## Exercise description
Write out all the data again, exactly as it stands.

## Extracted information
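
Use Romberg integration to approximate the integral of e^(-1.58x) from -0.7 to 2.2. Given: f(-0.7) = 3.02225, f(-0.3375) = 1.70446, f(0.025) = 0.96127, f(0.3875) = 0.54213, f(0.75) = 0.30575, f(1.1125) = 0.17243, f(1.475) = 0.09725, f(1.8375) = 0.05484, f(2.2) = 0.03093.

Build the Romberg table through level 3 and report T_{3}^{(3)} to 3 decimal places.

T_{0}^{(0)} (trapezoid, 1 panel, h=2.9000): 4.42711
T_{1}^{(0)} (trapezoid, 2 panels, h=1.4500): 2.65689
T_{2}^{(0)} (trapezoid, 4 panels, h=0.7250): 2.09587
T_{3}^{(0)} (trapezoid, 8 panels, h=0.3625): 1.94471
T_{1}^{(1)} = 2.65689 + (2.65689 − 4.42711)/3 = 2.06682
T_{2}^{(1)} = 2.09587 + (2.09587 − 2.65689)/3 = 1.90886
T_{3}^{(1)} = 1.94471 + (1.94471 − 2.09587)/3 = 1.89432
T_{2}^{(2)} = 1.90886 + (1.90886 − 2.06682)/15 = 1.89833
T_{3}^{(2)} = 1.89432 + (1.89432 − 1.90886)/15 = 1.89335
T_{3}^{(3)} = 1.89335 + (1.89335 − 1.89833)/63 = 1.89327

1.893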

## Your solution
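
Use Romberg integration to approximate the integral of e^(-1.58x) from -0.7 to 2.2. Given: f(-0.7) = 3.02225, f(-0.3375) = 1.70446, f(0.025) = 0.96127, f(0.3875) = 0.54213, f(0.75) = 0.30575, f(1.1125) = 0.17243, f(1.475) = 0.09725, f(1.8375) = 0.05484, f(2.2) = 0.03093.

Build the Romberg table through level 3 and report T_{3}^{(3)} to 3 decimal places.

T_{0}^{(0)} (trapezoid, 1 panel, h=2.9000): 4.42711
T_{1}^{(0)} (trapezoid, 2 panels, h=1.4500): 2.65689
T_{2}^{(0)} (trapezoid, 4 panels, h=0.7250): 2.09587
T_{3}^{(0)} (trapezoid, 8 panels, h=0.3625): 1.94471
T_{1}^{(1)} = 2.65689 + (2.65689 − 4.42711)/3 = 2.06682
T_{2}^{(1)} = 2.09587 + (2.09587 − 2.65689)/3 = 1.90886
T_{3}^{(1)} = 1.94471 + (1.94471 − 2.09587)/3 = 1.89432
T_{2}^{(2)} = 1.90886 + (1.90886 − 2.06682)/15 = 1.89833
T_{3}^{(2)} = 1.89432 + (1.89432 − 1.90886)/15 = 1.89335
T_{3}^{(3)} = 1.89335 + (1.89335 − 1.89833)/63 = 1.89327

1.893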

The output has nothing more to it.